§ Dataset extract
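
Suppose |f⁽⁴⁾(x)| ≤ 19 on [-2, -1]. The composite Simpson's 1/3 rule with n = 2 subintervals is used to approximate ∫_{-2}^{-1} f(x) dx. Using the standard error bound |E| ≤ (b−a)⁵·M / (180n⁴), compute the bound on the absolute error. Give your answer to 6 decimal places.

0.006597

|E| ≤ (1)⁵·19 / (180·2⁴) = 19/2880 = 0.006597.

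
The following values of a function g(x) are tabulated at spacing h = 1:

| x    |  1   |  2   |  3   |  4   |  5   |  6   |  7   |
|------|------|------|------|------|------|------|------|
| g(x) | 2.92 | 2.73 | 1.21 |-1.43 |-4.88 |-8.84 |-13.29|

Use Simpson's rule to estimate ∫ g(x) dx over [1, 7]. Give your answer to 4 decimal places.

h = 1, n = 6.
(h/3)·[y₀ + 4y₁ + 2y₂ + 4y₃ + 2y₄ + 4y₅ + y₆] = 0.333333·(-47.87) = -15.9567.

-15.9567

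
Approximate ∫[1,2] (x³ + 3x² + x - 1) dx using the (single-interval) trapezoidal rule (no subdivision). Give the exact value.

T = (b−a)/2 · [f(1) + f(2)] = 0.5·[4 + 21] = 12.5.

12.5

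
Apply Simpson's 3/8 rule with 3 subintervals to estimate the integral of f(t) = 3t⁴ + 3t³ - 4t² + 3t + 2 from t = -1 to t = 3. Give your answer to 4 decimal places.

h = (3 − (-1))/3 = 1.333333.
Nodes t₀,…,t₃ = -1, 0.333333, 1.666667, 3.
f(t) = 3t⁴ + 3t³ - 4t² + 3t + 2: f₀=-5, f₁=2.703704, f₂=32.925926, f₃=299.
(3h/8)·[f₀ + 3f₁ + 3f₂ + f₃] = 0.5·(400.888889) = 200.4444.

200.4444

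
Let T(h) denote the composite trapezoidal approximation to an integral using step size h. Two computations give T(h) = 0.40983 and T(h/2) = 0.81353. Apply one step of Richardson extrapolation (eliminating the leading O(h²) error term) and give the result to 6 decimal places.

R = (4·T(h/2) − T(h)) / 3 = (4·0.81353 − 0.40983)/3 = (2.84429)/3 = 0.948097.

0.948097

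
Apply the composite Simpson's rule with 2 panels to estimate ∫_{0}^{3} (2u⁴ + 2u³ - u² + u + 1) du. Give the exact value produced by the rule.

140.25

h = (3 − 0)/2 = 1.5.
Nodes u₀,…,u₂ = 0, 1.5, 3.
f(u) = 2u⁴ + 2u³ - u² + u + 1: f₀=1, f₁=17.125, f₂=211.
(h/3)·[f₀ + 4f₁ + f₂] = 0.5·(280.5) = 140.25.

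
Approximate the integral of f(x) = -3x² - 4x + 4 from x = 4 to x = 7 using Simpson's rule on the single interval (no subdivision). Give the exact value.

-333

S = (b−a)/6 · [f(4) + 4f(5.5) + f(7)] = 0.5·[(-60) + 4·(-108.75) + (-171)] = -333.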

§ About this task
All of the lines above must be returned exactly as they stand.

§ Written answer
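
Suppose |f⁽⁴⁾(x)| ≤ 19 on [-2, -1]. The composite Simpson's 1/3 rule with n = 2 subintervals is used to approximate ∫_{-2}^{-1} f(x) dx. Using the standard error bound |E| ≤ (b−a)⁵·M / (180n⁴), compute the bound on the absolute error. Give your answer to 6 decimal places.

0.006597

|E| ≤ (1)⁵·19 / (180·2⁴) = 19/2880 = 0.006597.

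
The following values of a function g(x) are tabulated at spacing h = 1:

| x    |  1   |  2   |  3   |  4   |  5   |  6   |  7   |
|------|------|------|------|------|------|------|------|
| g(x) | 2.92 | 2.73 | 1.21 |-1.43 |-4.88 |-8.84 |-13.29|

Use Simpson's rule to estimate ∫ g(x) dx over [1, 7]. Give your answer to 4 decimal places.

h = 1, n = 6.
(h/3)·[y₀ + 4y₁ + 2y₂ + 4y₃ + 2y₄ + 4y₅ + y₆] = 0.333333·(-47.87) = -15.9567.

-15.9567

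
Approximate ∫[1,2] (x³ + 3x² + x - 1) dx using the (single-interval) trapezoidal rule (no subdivision). Give the exact value.

T = (b−a)/2 · [f(1) + f(2)] = 0.5·[4 + 21] = 12.5.

12.5

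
Apply Simpson's 3/8 rule with 3 subintervals to estimate the integral of f(t) = 3t⁴ + 3t³ - 4t² + 3t + 2 from t = -1 to t = 3. Give your answer to 4 decimal places.

h = (3 − (-1))/3 = 1.333333.
Nodes t₀,…,t₃ = -1, 0.333333, 1.666667, 3.
f(t) = 3t⁴ + 3t³ - 4t² + 3t + 2: f₀=-5, f₁=2.703704, f₂=32.925926, f₃=299.
(3h/8)·[f₀ + 3f₁ + 3f₂ + f₃] = 0.5·(400.888889) = 200.4444.

200.4444

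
Let T(h) denote the composite trapezoidal approximation to an integral using step size h. Two computations give T(h) = 0.40983 and T(h/2) = 0.81353. Apply one step of Richardson extrapolation (eliminating the leading O(h²) error term) and give the result to 6 decimal places.

R = (4·T(h/2) − T(h)) / 3 = (4·0.81353 − 0.40983)/3 = (2.84429)/3 = 0.948097.

0.948097

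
Apply the composite Simpson's rule with 2 panels to estimate ∫_{0}^{3} (2u⁴ + 2u³ - u² + u + 1) du. Give the exact value produced by the rule.

140.25

h = (3 − 0)/2 = 1.5.
Nodes u₀,…,u₂ = 0, 1.5, 3.
f(u) = 2u⁴ + 2u³ - u² + u + 1: f₀=1, f₁=17.125, f₂=211.
(h/3)·[f₀ + 4f₁ + f₂] = 0.5·(280.5) = 140.25.

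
Approximate the integral of f(x) = -3x² - 4x + 4 from x = 4 to x = 7 using Simpson's rule on the single interval (no subdivision). Give the exact value.

-333

S = (b−a)/6 · [f(4) + 4f(5.5) + f(7)] = 0.5·[(-60) + 4·(-108.75) + (-171)] = -333.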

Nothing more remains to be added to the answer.